WHAT IS REQUIRED: Go to the line containing "Classify the 2p" in the listing below. Output that line and each later one exactly.

DATA TO PROCESS:
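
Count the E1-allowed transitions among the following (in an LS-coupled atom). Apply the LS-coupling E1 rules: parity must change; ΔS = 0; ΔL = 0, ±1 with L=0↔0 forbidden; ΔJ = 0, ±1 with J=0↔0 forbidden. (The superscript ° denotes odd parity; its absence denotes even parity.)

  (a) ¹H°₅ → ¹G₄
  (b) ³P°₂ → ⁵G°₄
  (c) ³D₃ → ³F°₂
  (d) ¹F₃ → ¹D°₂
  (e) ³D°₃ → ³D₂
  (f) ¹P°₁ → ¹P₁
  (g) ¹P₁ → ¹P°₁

(a) allowed
(b) forbidden (parity, ΔS, ΔL, ΔJ fail)
(c) allowed
(d) allowed
(e) allowed
(f) allowed
(g) allowed
Total allowed: 6 of 7.

6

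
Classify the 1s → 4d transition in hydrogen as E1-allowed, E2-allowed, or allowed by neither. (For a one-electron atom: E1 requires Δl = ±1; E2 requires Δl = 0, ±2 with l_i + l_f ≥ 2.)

Δl = 2 − 0 = +2; l_i + l_f = 2.
E1 (Δl = ±1): not satisfied.
E2 (Δl = 0,±2, l_i+l_f ≥ 2): satisfied.

E2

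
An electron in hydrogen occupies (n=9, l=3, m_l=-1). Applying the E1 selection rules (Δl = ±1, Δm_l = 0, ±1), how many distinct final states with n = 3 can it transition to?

3

E1 requires Δl = ±1, so l_f ∈ {2, 4}; with 0 ≤ l_f ≤ n_f−1 = 2, the allowed l_f values are {2}.
For l_f = 2: m_f ∈ {m_i−1, m_i, m_i+1} ∩ [−2, 2] = {-2, -1, 0} → 3 states.
Total: 3.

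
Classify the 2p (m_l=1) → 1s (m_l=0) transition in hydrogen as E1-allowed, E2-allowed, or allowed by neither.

E1

Δl = 0 − 1 = -1; l_i + l_f = 1.
Δm_l = -1.
E1 (Δl = ±1, |Δm_l| ≤ 1): satisfied.
E2 (Δl = 0,±2, l_i+l_f ≥ 2, |Δm_l| ≤ 2): not satisfied.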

WRITTEN SOLUTION:
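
Classify the 2p (m_l=1) → 1s (m_l=0) transition in hydrogen as E1-allowed, E2-allowed, or allowed by neither.

E1

Δl = 0 − 1 = -1; l_i + l_f = 1.
Δm_l = -1.
E1 (Δl = ±1, |Δm_l| ≤ 1): satisfied.
E2 (Δl = 0,±2, l_i+l_f ≥ 2, |Δm_l| ≤ 2): not satisfied.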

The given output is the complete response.